* WORK REQUIRED: Below are lines of data, and only some are wanted. Please repeat exactly those from the line that has "Iteratively Factor: n^3" through the line that has "Gather r: 7*r^2".

* RECORDS FOR PROCESSING:
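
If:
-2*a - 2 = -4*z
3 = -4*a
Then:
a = -3/4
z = 1/8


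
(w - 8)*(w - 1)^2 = w^3 - 10*w^2 + 17*w - 8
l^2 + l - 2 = (l - 1)*(l + 2)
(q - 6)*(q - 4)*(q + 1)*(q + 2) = q^4 - 7*q^3 - 4*q^2 + 52*q + 48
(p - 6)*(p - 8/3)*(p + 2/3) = p^3 - 8*p^2 + 92*p/9 + 32/3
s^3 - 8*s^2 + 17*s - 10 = (s - 5)*(s - 2)*(s - 1)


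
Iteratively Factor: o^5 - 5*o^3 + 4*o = (o - 2)*(o^4 + 2*o^3 - o^2 - 2*o) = o*(o - 2)*(o^3 + 2*o^2 - o - 2) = o*(o - 2)*(o - 1)*(o^2 + 3*o + 2) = o*(o - 2)*(o - 1)*(o + 2)*(o + 1)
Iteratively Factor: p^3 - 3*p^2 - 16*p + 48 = (p - 4)*(p^2 + p - 12) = (p - 4)*(p - 3)*(p + 4)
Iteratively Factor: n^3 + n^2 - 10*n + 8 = (n - 2)*(n^2 + 3*n - 4) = (n - 2)*(n + 4)*(n - 1)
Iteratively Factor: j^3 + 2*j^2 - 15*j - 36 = (j - 4)*(j^2 + 6*j + 9) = (j - 4)*(j + 3)*(j + 3)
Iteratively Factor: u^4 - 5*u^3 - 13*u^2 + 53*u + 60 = (u - 5)*(u^3 - 13*u - 12) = (u - 5)*(u + 3)*(u^2 - 3*u - 4) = (u - 5)*(u - 4)*(u + 3)*(u + 1)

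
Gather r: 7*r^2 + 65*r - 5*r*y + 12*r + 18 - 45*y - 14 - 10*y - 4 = 7*r^2 + r*(77 - 5*y) - 55*y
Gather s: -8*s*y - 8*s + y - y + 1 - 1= s*(-8*y - 8)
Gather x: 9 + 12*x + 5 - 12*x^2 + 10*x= -12*x^2 + 22*x + 14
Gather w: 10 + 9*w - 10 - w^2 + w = -w^2 + 10*w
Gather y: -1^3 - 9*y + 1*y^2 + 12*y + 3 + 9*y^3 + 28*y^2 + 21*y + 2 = 9*y^3 + 29*y^2 + 24*y + 4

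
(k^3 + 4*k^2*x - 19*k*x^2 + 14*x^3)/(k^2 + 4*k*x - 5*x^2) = (k^2 + 5*k*x - 14*x^2)/(k + 5*x)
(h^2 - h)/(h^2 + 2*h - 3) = h/(h + 3)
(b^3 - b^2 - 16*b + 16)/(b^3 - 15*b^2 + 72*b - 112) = (b^2 + 3*b - 4)/(b^2 - 11*b + 28)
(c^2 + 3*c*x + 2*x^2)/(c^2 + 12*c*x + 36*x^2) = (c^2 + 3*c*x + 2*x^2)/(c^2 + 12*c*x + 36*x^2)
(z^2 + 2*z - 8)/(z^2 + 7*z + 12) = (z - 2)/(z + 3)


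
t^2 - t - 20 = (t - 5)*(t + 4)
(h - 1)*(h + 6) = h^2 + 5*h - 6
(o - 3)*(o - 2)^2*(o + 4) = o^4 - 3*o^3 - 12*o^2 + 52*o - 48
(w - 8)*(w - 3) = w^2 - 11*w + 24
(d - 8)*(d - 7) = d^2 - 15*d + 56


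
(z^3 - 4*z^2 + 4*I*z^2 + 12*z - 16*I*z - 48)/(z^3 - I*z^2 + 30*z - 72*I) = (z^2 - 2*z*(2 + I) + 8*I)/(z^2 - 7*I*z - 12)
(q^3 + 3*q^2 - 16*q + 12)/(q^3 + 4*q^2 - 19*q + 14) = (q + 6)/(q + 7)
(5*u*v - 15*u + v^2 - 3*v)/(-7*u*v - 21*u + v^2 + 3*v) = (-5*u*v + 15*u - v^2 + 3*v)/(7*u*v + 21*u - v^2 - 3*v)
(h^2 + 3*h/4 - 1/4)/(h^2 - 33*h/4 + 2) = (h + 1)/(h - 8)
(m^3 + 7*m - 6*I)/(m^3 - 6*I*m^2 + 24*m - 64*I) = (m^2 + 2*I*m + 3)/(m^2 - 4*I*m + 32)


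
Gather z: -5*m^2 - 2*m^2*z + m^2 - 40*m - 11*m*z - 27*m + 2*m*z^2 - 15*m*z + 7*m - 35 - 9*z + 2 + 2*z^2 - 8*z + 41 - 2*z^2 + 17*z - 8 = -4*m^2 + 2*m*z^2 - 60*m + z*(-2*m^2 - 26*m)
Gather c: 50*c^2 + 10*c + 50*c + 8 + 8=50*c^2 + 60*c + 16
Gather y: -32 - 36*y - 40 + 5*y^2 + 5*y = 5*y^2 - 31*y - 72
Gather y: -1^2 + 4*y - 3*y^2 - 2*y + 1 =-3*y^2 + 2*y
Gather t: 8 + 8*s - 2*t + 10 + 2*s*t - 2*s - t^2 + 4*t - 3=6*s - t^2 + t*(2*s + 2) + 15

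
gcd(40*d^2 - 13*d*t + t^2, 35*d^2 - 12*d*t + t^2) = -5*d + t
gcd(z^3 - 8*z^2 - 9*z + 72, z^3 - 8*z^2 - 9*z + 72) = z^3 - 8*z^2 - 9*z + 72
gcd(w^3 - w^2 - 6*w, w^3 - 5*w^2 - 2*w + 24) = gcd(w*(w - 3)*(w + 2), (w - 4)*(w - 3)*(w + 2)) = w^2 - w - 6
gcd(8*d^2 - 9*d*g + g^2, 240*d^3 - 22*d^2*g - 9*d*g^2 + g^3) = 8*d - g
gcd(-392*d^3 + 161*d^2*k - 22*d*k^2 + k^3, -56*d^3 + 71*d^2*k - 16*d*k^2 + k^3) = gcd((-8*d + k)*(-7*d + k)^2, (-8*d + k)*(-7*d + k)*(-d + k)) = 56*d^2 - 15*d*k + k^2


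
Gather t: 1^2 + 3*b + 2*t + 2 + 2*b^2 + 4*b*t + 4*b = 2*b^2 + 7*b + t*(4*b + 2) + 3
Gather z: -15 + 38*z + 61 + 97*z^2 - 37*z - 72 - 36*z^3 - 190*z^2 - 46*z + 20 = -36*z^3 - 93*z^2 - 45*z - 6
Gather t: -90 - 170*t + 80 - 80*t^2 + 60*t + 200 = -80*t^2 - 110*t + 190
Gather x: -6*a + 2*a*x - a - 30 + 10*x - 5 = -7*a + x*(2*a + 10) - 35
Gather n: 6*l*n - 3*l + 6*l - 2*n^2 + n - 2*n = 3*l - 2*n^2 + n*(6*l - 1)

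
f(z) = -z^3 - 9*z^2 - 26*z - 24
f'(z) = -3*z^2 - 18*z - 26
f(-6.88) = 54.53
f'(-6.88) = -44.16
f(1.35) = -77.96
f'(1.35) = -55.77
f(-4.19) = 0.50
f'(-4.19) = -3.25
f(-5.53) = 13.66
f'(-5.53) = -18.20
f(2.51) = -161.77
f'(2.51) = -90.08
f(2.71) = -180.46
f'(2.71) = -96.81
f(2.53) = -163.58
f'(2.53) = -90.74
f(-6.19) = 29.27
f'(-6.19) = -29.53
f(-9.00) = 210.00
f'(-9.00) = -107.00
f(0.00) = -24.00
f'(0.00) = -26.00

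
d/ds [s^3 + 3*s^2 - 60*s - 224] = 3*s^2 + 6*s - 60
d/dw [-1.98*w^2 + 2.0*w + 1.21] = 2.0 - 3.96*w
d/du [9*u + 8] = 9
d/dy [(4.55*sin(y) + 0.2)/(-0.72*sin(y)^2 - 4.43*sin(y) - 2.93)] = (3.276*sin(y)^2 + 0.288*sin(y) - 12.4455)*cos(y)/(0.5184*sin(y)^4 + 6.3792*sin(y)^3 + 23.8441*sin(y)^2 + 25.9598*sin(y) + 8.5849)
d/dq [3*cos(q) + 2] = -3*sin(q)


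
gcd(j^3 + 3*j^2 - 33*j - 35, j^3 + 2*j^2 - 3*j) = 1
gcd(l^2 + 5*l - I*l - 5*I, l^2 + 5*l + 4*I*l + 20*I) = l + 5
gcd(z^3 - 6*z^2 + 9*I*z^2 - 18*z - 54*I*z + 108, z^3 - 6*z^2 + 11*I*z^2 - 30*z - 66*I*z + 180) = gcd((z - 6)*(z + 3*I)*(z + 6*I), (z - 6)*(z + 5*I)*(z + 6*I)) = z^2 + z*(-6 + 6*I) - 36*I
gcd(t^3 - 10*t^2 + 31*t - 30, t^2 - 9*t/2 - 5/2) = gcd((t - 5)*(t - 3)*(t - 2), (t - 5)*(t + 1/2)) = t - 5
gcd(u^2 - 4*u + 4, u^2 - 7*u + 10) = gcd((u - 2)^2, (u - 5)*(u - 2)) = u - 2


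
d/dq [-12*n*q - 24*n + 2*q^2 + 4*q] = -12*n + 4*q + 4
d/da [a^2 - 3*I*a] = 2*a - 3*I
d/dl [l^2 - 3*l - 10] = 2*l - 3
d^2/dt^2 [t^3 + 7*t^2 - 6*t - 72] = 6*t + 14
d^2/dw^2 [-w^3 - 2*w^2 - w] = -6*w - 4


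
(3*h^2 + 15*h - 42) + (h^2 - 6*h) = 4*h^2 + 9*h - 42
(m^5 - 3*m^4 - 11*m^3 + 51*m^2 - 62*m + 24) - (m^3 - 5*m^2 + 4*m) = m^5 - 3*m^4 - 12*m^3 + 56*m^2 - 66*m + 24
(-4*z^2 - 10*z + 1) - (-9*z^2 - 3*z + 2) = 5*z^2 - 7*z - 1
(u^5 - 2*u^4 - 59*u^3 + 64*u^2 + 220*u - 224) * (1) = u^5 - 2*u^4 - 59*u^3 + 64*u^2 + 220*u - 224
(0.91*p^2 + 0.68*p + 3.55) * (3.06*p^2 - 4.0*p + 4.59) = 2.7846*p^4 - 1.5592*p^3 + 12.3199*p^2 - 11.0788*p + 16.2945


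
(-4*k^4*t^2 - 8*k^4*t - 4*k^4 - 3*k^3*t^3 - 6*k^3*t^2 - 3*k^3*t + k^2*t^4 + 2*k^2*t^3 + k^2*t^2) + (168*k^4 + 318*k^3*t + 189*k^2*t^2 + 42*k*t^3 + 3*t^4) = -4*k^4*t^2 - 8*k^4*t + 164*k^4 - 3*k^3*t^3 - 6*k^3*t^2 + 315*k^3*t + k^2*t^4 + 2*k^2*t^3 + 190*k^2*t^2 + 42*k*t^3 + 3*t^4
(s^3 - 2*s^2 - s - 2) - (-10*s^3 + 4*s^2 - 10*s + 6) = 11*s^3 - 6*s^2 + 9*s - 8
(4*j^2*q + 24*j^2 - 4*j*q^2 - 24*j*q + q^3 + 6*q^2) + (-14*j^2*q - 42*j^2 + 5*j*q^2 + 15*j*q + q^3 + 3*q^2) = -10*j^2*q - 18*j^2 + j*q^2 - 9*j*q + 2*q^3 + 9*q^2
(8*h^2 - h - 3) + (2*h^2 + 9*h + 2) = 10*h^2 + 8*h - 1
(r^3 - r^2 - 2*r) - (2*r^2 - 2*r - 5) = r^3 - 3*r^2 + 5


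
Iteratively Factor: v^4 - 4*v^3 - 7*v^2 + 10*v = (v + 2)*(v^3 - 6*v^2 + 5*v) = (v - 1)*(v + 2)*(v^2 - 5*v) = v*(v - 1)*(v + 2)*(v - 5)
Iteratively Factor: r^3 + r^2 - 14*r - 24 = (r + 3)*(r^2 - 2*r - 8) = (r - 4)*(r + 3)*(r + 2)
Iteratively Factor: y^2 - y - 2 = (y + 1)*(y - 2)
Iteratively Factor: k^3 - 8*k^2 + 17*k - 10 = (k - 5)*(k^2 - 3*k + 2) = (k - 5)*(k - 1)*(k - 2)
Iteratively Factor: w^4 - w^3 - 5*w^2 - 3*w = (w)*(w^3 - w^2 - 5*w - 3) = w*(w - 3)*(w^2 + 2*w + 1) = w*(w - 3)*(w + 1)*(w + 1)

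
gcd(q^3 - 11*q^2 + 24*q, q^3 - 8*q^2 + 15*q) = q^2 - 3*q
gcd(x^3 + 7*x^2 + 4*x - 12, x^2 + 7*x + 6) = x + 6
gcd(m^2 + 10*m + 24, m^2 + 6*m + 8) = m + 4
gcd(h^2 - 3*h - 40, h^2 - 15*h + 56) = h - 8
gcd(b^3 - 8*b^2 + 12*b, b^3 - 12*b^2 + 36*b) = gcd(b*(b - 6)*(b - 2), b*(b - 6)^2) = b^2 - 6*b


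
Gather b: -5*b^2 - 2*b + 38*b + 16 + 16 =-5*b^2 + 36*b + 32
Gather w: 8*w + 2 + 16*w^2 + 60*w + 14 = 16*w^2 + 68*w + 16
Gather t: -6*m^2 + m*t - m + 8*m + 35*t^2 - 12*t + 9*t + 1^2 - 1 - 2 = -6*m^2 + 7*m + 35*t^2 + t*(m - 3) - 2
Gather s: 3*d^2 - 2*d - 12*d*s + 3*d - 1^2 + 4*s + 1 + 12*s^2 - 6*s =3*d^2 + d + 12*s^2 + s*(-12*d - 2)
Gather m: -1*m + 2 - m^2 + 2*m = -m^2 + m + 2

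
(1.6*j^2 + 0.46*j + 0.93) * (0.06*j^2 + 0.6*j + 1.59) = 0.096*j^4 + 0.9876*j^3 + 2.8758*j^2 + 1.2894*j + 1.4787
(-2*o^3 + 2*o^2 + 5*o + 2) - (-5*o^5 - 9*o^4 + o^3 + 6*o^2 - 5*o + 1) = 5*o^5 + 9*o^4 - 3*o^3 - 4*o^2 + 10*o + 1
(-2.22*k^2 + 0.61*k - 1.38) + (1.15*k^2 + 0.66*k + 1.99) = -1.07*k^2 + 1.27*k + 0.61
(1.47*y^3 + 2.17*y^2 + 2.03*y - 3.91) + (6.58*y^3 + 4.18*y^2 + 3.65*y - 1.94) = 8.05*y^3 + 6.35*y^2 + 5.68*y - 5.85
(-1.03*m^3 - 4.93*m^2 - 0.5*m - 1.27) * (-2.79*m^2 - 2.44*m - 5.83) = 2.8737*m^5 + 16.2679*m^4 + 19.4291*m^3 + 33.5052*m^2 + 6.0138*m + 7.4041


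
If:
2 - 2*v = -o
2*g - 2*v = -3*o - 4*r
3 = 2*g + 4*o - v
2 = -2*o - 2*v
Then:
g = 13/3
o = -4/3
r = -1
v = 1/3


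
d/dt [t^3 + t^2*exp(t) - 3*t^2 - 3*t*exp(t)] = t^2*exp(t) + 3*t^2 - t*exp(t) - 6*t - 3*exp(t)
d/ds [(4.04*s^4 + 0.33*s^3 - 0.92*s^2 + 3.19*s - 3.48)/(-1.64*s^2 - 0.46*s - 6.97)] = (-13.2512*s^5 - 6.1164*s^4 - 112.9388*s^3 - 1.2455*s^2 + 1.4104*s - 23.8351)/(2.6896*s^4 + 1.5088*s^3 + 23.0732*s^2 + 6.4124*s + 48.5809)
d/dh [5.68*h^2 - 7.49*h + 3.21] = 11.36*h - 7.49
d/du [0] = 0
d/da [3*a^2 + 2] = 6*a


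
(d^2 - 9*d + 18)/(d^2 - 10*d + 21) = (d - 6)/(d - 7)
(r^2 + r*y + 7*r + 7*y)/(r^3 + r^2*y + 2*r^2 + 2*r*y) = (r + 7)/(r*(r + 2))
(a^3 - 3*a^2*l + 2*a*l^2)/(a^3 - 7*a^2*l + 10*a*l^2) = (a - l)/(a - 5*l)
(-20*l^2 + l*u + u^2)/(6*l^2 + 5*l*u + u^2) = (-20*l^2 + l*u + u^2)/(6*l^2 + 5*l*u + u^2)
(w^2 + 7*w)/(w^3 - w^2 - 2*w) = (w + 7)/(w^2 - w - 2)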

* EXERCISE RESULT:
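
Iteratively Factor: n^3 + n^2 - 10*n + 8 = (n - 2)*(n^2 + 3*n - 4) = (n - 2)*(n + 4)*(n - 1)
Iteratively Factor: j^3 + 2*j^2 - 15*j - 36 = (j - 4)*(j^2 + 6*j + 9) = (j - 4)*(j + 3)*(j + 3)
Iteratively Factor: u^4 - 5*u^3 - 13*u^2 + 53*u + 60 = (u - 5)*(u^3 - 13*u - 12) = (u - 5)*(u + 3)*(u^2 - 3*u - 4) = (u - 5)*(u - 4)*(u + 3)*(u + 1)

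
Gather r: 7*r^2 + 65*r - 5*r*y + 12*r + 18 - 45*y - 14 - 10*y - 4 = 7*r^2 + r*(77 - 5*y) - 55*y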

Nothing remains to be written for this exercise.